Collected data entries
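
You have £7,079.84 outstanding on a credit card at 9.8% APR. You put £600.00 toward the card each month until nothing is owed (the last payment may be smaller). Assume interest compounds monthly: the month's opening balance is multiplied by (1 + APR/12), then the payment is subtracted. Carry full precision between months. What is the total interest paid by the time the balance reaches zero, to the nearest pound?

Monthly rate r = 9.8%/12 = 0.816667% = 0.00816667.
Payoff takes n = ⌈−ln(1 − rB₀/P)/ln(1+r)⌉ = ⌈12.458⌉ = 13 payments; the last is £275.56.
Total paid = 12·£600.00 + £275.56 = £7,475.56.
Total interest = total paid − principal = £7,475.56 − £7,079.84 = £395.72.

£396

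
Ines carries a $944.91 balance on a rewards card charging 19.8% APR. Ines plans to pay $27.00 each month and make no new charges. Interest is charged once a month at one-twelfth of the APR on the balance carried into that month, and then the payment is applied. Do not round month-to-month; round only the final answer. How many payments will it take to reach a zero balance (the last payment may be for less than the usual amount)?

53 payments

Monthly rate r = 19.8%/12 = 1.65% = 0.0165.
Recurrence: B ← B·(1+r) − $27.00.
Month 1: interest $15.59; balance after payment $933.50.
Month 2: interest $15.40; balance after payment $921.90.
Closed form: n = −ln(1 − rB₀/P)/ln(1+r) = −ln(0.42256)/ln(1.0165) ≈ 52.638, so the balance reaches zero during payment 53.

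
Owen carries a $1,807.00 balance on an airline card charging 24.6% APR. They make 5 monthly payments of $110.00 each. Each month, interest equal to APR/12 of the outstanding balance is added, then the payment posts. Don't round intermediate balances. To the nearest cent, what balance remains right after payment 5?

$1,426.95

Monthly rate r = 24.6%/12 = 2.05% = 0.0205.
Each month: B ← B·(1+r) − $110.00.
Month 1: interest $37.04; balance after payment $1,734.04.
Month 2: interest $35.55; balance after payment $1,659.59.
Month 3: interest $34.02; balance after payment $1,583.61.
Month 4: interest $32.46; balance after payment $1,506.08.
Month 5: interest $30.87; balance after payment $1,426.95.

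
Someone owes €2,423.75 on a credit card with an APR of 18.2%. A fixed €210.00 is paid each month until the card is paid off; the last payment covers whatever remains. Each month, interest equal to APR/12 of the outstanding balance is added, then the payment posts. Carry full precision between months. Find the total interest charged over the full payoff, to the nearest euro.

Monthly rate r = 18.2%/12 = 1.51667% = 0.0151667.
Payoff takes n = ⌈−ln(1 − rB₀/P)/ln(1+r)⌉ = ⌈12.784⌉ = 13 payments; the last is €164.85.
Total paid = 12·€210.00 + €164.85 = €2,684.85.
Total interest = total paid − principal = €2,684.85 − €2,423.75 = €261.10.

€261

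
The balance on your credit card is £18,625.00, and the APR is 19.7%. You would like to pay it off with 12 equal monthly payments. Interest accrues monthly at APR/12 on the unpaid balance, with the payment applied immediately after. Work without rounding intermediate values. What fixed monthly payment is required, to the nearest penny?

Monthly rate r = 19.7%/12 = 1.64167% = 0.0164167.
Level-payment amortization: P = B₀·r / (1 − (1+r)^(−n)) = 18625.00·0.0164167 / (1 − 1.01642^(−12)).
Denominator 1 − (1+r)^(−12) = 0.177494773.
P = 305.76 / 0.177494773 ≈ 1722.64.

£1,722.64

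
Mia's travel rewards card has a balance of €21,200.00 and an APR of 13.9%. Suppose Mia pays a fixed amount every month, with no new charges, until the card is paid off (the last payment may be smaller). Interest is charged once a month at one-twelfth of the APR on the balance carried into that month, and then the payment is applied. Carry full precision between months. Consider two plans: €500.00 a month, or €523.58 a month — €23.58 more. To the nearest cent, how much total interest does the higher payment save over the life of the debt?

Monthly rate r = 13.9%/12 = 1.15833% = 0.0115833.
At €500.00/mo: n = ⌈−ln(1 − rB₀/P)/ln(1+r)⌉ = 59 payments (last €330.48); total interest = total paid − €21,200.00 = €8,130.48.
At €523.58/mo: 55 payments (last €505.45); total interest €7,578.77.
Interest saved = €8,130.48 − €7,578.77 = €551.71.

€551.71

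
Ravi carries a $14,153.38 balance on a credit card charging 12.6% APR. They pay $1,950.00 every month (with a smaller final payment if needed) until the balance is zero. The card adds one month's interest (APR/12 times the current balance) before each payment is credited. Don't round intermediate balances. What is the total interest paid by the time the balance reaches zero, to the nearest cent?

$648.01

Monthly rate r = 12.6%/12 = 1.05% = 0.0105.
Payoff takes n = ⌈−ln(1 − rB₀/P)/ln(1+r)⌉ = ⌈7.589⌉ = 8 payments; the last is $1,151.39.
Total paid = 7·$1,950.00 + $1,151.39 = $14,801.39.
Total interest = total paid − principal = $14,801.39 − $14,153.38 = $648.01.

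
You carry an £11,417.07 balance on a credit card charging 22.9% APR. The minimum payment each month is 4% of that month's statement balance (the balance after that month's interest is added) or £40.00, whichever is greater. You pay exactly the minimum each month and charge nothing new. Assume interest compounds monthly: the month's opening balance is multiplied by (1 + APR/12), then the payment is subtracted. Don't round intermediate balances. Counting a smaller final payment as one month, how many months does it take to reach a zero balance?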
---
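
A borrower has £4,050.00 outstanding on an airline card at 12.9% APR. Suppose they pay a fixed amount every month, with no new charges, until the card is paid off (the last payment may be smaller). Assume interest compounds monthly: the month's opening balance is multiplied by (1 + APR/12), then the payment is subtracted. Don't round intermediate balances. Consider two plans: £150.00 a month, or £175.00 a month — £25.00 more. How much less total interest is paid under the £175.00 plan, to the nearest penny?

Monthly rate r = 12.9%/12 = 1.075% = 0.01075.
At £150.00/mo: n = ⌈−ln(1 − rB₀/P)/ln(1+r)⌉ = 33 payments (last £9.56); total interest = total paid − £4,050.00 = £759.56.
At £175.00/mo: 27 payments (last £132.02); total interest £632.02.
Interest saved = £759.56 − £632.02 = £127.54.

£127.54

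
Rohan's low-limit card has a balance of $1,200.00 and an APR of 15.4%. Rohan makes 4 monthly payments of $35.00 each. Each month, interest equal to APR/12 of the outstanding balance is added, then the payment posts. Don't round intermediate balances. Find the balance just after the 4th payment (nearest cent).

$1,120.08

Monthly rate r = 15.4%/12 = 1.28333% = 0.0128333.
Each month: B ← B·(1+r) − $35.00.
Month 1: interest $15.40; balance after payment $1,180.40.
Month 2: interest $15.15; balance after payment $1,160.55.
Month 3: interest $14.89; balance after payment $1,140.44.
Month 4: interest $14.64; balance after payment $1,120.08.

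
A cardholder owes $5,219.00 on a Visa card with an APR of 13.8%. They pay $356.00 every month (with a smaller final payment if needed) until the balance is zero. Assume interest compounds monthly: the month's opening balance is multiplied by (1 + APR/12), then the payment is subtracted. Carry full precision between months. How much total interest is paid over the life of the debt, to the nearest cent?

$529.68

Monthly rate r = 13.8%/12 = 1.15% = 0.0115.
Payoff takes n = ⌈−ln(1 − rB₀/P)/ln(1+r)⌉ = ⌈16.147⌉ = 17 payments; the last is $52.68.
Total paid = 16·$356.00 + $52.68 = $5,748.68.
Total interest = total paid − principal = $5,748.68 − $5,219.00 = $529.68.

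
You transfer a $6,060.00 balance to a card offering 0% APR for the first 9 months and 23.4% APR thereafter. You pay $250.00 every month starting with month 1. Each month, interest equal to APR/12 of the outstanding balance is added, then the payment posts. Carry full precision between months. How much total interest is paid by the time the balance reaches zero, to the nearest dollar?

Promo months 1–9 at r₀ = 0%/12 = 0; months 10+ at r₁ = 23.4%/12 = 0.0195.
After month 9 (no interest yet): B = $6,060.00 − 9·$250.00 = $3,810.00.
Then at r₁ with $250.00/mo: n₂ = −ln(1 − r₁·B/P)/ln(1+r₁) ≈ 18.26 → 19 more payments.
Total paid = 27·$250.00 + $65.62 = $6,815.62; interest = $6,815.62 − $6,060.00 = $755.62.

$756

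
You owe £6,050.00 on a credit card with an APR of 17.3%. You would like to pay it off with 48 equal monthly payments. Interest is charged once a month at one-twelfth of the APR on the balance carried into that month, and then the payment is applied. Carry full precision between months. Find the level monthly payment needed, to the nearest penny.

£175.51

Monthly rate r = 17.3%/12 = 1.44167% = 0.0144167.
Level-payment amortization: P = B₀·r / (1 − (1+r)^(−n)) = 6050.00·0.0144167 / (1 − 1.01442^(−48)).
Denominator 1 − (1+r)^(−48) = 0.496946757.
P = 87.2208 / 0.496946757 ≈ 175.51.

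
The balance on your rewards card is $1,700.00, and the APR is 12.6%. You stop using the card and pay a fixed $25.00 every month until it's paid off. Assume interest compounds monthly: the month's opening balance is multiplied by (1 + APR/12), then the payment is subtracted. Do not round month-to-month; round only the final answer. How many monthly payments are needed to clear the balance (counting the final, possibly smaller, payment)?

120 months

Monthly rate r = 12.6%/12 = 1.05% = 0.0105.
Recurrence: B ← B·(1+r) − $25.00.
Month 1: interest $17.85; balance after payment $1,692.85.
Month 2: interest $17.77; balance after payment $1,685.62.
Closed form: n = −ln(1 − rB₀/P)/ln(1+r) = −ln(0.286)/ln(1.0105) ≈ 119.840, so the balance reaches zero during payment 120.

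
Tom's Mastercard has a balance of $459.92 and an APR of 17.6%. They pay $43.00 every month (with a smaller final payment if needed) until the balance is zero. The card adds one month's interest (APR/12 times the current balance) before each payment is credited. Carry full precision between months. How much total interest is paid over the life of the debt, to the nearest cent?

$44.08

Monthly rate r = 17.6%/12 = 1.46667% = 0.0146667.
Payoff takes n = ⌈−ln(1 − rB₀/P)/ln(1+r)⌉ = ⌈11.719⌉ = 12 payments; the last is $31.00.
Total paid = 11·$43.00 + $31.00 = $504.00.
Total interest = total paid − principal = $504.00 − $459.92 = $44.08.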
...
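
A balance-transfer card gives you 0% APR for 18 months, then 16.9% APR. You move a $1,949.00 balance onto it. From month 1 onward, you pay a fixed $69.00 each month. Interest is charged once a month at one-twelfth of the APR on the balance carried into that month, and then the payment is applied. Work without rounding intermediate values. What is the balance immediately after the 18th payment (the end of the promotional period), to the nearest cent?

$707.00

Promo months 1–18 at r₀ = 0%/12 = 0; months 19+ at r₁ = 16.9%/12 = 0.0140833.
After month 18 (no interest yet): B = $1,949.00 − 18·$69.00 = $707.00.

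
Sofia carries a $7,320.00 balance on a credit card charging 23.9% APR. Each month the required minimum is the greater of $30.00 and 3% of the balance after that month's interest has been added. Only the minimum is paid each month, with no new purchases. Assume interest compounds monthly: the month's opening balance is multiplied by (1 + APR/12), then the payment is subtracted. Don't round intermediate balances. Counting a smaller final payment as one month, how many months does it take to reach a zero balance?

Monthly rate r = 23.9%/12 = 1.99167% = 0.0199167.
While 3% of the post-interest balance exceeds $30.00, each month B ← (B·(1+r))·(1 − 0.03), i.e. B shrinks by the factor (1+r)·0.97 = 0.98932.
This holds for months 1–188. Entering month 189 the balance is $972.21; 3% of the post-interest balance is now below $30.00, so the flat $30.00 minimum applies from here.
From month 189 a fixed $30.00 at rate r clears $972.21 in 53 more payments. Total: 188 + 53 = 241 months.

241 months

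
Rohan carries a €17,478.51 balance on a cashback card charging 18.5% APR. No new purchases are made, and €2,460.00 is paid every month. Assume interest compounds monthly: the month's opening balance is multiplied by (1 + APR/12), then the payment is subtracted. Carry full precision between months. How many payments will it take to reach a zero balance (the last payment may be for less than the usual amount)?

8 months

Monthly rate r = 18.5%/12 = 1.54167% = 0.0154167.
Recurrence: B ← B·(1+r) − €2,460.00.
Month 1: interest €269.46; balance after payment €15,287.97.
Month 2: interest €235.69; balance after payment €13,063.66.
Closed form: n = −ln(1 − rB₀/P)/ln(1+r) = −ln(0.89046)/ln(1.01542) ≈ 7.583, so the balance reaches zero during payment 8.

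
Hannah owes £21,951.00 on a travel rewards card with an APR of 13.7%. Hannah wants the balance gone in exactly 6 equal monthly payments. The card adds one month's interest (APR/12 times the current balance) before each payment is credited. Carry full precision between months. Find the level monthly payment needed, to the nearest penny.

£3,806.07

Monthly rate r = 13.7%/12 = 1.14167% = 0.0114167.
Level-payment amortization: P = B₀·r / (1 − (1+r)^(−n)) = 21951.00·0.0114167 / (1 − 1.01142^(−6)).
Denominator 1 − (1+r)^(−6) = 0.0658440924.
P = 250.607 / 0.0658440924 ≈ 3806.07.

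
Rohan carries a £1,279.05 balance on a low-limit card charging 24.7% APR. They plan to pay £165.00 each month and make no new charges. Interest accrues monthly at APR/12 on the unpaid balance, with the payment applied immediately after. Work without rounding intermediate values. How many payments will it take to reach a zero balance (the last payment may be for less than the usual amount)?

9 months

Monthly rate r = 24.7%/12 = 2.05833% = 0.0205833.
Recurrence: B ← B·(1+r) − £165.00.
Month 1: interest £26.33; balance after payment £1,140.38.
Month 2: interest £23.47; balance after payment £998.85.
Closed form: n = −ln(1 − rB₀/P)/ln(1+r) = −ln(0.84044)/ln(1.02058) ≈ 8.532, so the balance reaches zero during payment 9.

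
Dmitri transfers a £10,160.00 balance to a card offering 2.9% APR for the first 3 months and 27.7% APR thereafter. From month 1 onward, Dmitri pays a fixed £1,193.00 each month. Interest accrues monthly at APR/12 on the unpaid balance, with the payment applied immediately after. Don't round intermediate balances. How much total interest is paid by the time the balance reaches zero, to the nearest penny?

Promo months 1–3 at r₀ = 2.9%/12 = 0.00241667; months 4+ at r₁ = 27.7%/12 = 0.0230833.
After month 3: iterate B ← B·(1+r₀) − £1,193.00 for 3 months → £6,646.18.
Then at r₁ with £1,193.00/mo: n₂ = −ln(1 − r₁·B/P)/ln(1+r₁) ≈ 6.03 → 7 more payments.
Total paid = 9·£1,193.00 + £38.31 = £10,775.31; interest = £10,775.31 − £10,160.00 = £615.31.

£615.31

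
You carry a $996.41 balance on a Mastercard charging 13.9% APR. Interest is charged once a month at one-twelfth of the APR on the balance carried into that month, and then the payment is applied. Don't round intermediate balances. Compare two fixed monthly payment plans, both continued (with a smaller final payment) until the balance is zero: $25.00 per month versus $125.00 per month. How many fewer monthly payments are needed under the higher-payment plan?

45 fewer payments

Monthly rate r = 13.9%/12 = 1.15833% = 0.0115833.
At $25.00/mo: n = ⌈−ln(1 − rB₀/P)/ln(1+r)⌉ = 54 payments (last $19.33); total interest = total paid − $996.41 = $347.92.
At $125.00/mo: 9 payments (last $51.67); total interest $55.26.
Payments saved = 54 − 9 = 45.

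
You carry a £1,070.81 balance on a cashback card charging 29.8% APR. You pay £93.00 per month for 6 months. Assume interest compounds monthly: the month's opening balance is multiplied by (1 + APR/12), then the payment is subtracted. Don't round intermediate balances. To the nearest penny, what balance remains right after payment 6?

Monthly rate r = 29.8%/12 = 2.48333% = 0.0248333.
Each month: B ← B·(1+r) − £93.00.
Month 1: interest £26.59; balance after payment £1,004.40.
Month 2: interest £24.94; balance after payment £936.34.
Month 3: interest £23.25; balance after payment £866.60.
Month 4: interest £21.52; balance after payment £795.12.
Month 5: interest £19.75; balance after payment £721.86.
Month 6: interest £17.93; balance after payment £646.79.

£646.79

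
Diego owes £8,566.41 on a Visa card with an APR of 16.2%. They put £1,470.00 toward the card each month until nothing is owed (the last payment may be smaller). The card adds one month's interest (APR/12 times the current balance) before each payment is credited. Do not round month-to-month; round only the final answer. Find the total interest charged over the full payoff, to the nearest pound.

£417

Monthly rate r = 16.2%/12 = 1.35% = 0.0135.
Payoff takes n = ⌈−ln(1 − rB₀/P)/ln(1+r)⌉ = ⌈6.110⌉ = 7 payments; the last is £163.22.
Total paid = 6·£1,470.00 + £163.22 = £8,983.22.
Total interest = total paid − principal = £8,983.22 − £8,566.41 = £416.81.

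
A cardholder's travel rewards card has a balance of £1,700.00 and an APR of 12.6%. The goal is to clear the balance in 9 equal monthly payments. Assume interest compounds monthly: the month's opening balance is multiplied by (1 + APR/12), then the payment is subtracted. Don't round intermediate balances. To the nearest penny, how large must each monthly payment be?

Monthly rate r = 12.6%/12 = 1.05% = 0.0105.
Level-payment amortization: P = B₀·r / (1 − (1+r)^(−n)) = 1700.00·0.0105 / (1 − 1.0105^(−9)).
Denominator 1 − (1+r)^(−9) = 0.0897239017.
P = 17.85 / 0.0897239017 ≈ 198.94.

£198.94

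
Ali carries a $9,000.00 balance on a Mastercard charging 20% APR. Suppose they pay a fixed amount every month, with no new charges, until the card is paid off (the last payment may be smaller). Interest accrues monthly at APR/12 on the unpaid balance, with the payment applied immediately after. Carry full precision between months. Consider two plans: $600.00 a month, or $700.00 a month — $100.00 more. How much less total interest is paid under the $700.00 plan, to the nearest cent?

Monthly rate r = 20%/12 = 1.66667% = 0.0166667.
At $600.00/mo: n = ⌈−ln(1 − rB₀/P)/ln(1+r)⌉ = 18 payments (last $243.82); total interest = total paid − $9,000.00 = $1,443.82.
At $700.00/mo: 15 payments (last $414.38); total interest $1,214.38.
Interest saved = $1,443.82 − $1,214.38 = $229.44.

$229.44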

-- How to complete this task --
Starting at the line that contains "Ravi carries a" and stopping after the line that contains "You carry an", write out every line exactly as it appears above, and no other line.

-- Written response --
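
Ravi carries a $14,153.38 balance on a credit card charging 12.6% APR. They pay $1,950.00 every month (with a smaller final payment if needed) until the balance is zero. The card adds one month's interest (APR/12 times the current balance) before each payment is credited. Don't round intermediate balances. What is the total interest paid by the time the balance reaches zero, to the nearest cent?

$648.01

Monthly rate r = 12.6%/12 = 1.05% = 0.0105.
Payoff takes n = ⌈−ln(1 − rB₀/P)/ln(1+r)⌉ = ⌈7.589⌉ = 8 payments; the last is $1,151.39.
Total paid = 7·$1,950.00 + $1,151.39 = $14,801.39.
Total interest = total paid − principal = $14,801.39 − $14,153.38 = $648.01.

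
You carry an £11,417.07 balance on a credit card charging 22.9% APR. The minimum payment each month is 4% of that month's statement balance (the balance after that month's interest is added) or £40.00, whichever is greater. You pay exactly the minimum each month and charge nothing new. Assume interest compounds monthly: the month's opening balance is multiplied by (1 + APR/12), then the payment is subtracted. Don't round intermediate balances. Counting a smaller final payment as one month, how many months does it take to reach a zero balance?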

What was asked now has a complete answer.